Give back, unchanged, the lines from the one containing "KSh 1,640 |" to the end of the listing, inclusive of both.

Provided records.
=====

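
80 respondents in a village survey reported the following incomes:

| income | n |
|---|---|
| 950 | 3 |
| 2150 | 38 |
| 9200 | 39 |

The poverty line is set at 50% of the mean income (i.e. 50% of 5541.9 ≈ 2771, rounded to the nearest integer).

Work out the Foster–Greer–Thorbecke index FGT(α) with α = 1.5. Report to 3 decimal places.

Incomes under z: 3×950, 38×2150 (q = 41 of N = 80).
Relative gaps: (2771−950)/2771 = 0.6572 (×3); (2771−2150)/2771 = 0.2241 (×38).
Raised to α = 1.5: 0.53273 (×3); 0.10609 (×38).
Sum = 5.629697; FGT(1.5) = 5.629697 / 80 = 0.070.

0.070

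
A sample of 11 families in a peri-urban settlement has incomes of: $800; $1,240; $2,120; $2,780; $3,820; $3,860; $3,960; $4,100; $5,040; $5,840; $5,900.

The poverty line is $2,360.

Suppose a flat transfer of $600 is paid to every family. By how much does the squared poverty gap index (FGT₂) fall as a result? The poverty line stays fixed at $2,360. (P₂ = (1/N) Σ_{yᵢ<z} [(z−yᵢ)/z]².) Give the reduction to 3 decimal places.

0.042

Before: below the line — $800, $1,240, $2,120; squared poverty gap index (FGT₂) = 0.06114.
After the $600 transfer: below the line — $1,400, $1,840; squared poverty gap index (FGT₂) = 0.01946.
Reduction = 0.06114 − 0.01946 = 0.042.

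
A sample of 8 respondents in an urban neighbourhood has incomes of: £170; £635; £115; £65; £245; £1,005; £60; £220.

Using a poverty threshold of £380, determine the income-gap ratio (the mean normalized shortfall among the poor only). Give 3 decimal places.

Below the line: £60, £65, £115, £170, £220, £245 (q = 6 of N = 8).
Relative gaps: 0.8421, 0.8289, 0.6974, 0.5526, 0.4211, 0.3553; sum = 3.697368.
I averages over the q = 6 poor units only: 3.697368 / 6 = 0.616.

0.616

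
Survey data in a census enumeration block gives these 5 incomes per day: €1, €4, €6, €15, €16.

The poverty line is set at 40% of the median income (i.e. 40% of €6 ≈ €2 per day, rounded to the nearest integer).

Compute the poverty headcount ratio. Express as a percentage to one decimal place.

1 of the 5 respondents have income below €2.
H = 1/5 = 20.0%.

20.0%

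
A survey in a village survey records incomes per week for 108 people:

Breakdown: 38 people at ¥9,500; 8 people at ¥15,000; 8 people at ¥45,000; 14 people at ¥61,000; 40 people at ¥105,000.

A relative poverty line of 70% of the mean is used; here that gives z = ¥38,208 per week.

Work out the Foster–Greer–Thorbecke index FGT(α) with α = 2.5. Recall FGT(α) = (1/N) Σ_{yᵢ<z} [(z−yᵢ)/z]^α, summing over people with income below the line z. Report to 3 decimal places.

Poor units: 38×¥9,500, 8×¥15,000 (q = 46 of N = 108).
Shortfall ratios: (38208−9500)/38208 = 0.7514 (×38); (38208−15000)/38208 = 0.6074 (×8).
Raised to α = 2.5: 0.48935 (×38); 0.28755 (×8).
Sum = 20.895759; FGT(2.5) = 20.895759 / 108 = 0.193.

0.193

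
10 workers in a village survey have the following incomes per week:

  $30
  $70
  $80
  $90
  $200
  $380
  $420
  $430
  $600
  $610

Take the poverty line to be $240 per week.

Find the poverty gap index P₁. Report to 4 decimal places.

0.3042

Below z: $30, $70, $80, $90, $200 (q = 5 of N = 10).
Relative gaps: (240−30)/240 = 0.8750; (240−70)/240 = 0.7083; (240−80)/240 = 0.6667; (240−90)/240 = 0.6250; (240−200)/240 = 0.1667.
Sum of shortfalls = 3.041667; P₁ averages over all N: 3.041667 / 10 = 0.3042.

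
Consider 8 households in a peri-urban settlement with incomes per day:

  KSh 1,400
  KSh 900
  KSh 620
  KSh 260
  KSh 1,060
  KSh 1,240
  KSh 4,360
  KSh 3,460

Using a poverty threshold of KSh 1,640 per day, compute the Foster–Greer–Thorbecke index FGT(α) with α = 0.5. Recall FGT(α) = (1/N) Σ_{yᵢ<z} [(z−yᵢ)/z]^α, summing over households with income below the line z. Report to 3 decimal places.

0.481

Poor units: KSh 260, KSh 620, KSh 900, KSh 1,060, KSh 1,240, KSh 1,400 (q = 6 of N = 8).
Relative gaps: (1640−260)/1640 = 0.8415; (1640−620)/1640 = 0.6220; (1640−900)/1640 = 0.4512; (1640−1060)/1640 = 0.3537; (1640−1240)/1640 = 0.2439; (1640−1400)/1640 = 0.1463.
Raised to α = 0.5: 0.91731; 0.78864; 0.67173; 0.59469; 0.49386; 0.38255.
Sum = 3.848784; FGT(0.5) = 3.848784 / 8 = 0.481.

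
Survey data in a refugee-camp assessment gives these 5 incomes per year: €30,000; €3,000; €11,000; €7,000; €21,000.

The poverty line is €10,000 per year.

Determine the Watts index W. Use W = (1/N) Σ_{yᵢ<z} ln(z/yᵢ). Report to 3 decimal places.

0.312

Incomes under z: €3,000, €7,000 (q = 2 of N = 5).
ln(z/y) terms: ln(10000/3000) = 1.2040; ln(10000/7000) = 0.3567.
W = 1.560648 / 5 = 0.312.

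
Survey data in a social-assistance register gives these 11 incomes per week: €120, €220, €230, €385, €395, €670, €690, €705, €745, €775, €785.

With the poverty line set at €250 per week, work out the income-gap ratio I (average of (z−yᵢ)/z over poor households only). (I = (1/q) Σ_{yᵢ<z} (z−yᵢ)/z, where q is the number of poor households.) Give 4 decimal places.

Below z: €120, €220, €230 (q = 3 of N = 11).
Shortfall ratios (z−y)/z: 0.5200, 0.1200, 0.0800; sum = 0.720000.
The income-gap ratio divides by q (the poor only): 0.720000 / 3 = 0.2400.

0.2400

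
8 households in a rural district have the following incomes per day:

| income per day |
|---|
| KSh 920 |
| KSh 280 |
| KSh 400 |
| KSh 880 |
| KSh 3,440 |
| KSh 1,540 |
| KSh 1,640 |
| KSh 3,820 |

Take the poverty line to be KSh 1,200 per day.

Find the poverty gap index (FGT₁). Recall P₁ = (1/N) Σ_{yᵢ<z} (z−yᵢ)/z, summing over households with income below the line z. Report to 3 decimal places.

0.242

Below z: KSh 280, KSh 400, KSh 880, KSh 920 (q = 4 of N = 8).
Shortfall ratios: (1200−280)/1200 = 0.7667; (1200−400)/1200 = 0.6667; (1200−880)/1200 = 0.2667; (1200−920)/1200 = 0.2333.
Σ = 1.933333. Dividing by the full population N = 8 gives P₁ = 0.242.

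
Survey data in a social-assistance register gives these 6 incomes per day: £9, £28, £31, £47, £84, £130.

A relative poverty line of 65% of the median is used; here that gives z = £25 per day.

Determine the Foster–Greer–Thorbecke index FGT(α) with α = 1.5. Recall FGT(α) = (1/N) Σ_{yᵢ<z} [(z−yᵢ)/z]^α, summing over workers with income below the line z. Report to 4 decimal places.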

=====

Result.
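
| KSh 1,640 |
| KSh 3,820 |

Take the poverty line to be KSh 1,200 per day.

Find the poverty gap index (FGT₁). Recall P₁ = (1/N) Σ_{yᵢ<z} (z−yᵢ)/z, summing over households with income below the line z. Report to 3 decimal places.

0.242

Below z: KSh 280, KSh 400, KSh 880, KSh 920 (q = 4 of N = 8).
Shortfall ratios: (1200−280)/1200 = 0.7667; (1200−400)/1200 = 0.6667; (1200−880)/1200 = 0.2667; (1200−920)/1200 = 0.2333.
Σ = 1.933333. Dividing by the full population N = 8 gives P₁ = 0.242.

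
Survey data in a social-assistance register gives these 6 incomes per day: £9, £28, £31, £47, £84, £130.

A relative poverty line of 65% of the median is used; here that gives z = £25 per day.

Determine the Foster–Greer–Thorbecke index FGT(α) with α = 1.5. Recall FGT(α) = (1/N) Σ_{yᵢ<z} [(z−yᵢ)/z]^α, summing over workers with income below the line z. Report to 4 decimal places.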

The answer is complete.